[Brief]:
Copy each entry as it stands, leaving nothing out.
※
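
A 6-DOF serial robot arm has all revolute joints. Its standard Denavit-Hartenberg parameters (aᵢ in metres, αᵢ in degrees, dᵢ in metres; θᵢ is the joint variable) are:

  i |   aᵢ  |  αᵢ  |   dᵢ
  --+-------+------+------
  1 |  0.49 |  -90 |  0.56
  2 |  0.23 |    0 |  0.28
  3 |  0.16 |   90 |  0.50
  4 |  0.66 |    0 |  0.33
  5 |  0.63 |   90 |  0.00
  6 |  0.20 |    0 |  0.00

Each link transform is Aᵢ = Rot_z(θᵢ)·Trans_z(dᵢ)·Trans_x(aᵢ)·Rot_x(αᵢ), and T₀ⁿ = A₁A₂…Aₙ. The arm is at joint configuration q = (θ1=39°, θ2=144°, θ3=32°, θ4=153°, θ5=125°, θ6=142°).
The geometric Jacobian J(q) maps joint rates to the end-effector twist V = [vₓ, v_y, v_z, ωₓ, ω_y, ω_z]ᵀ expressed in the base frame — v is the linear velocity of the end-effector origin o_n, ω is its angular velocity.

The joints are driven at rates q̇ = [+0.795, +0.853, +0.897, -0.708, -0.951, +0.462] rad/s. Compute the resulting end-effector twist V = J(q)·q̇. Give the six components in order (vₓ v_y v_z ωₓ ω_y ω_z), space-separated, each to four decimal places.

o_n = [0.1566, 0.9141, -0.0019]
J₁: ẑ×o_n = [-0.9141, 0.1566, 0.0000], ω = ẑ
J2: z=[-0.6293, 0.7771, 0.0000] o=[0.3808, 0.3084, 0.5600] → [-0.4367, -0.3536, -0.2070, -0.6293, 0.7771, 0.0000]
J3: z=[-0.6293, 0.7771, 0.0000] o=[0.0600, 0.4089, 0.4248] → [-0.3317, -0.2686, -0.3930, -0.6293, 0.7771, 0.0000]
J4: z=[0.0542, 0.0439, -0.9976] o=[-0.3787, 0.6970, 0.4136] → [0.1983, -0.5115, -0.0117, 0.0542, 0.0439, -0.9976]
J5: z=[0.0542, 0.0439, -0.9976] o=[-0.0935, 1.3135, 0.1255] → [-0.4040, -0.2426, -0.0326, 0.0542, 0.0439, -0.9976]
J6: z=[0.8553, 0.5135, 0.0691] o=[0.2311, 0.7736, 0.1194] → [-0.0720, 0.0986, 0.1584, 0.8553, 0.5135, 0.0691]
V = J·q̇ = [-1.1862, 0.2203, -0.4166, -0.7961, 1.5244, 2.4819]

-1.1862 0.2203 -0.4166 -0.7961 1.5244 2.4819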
※
[Answer box]:
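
A 6-DOF serial robot arm has all revolute joints. Its standard Denavit-Hartenberg parameters (aᵢ in metres, αᵢ in degrees, dᵢ in metres; θᵢ is the joint variable) are:

  i |   aᵢ  |  αᵢ  |   dᵢ
  --+-------+------+------
  1 |  0.49 |  -90 |  0.56
  2 |  0.23 |    0 |  0.28
  3 |  0.16 |   90 |  0.50
  4 |  0.66 |    0 |  0.33
  5 |  0.63 |   90 |  0.00
  6 |  0.20 |    0 |  0.00

Each link transform is Aᵢ = Rot_z(θᵢ)·Trans_z(dᵢ)·Trans_x(aᵢ)·Rot_x(αᵢ), and T₀ⁿ = A₁A₂…Aₙ. The arm is at joint configuration q = (θ1=39°, θ2=144°, θ3=32°, θ4=153°, θ5=125°, θ6=142°).
The geometric Jacobian J(q) maps joint rates to the end-effector twist V = [vₓ, v_y, v_z, ωₓ, ω_y, ω_z]ᵀ expressed in the base frame — v is the linear velocity of the end-effector origin o_n, ω is its angular velocity.

The joints are driven at rates q̇ = [+0.795, +0.853, +0.897, -0.708, -0.951, +0.462] rad/s. Compute the resulting end-effector twist V = J(q)·q̇. Give the six components in order (vₓ v_y v_z ωₓ ω_y ω_z), space-separated, each to four decimal places.

o_n = [0.1566, 0.9141, -0.0019]
J₁: ẑ×o_n = [-0.9141, 0.1566, 0.0000], ω = ẑ
J2: z=[-0.6293, 0.7771, 0.0000] o=[0.3808, 0.3084, 0.5600] → [-0.4367, -0.3536, -0.2070, -0.6293, 0.7771, 0.0000]
J3: z=[-0.6293, 0.7771, 0.0000] o=[0.0600, 0.4089, 0.4248] → [-0.3317, -0.2686, -0.3930, -0.6293, 0.7771, 0.0000]
J4: z=[0.0542, 0.0439, -0.9976] o=[-0.3787, 0.6970, 0.4136] → [0.1983, -0.5115, -0.0117, 0.0542, 0.0439, -0.9976]
J5: z=[0.0542, 0.0439, -0.9976] o=[-0.0935, 1.3135, 0.1255] → [-0.4040, -0.2426, -0.0326, 0.0542, 0.0439, -0.9976]
J6: z=[0.8553, 0.5135, 0.0691] o=[0.2311, 0.7736, 0.1194] → [-0.0720, 0.0986, 0.1584, 0.8553, 0.5135, 0.0691]
V = J·q̇ = [-1.1862, 0.2203, -0.4166, -0.7961, 1.5244, 2.4819]

-1.1862 0.2203 -0.4166 -0.7961 1.5244 2.4819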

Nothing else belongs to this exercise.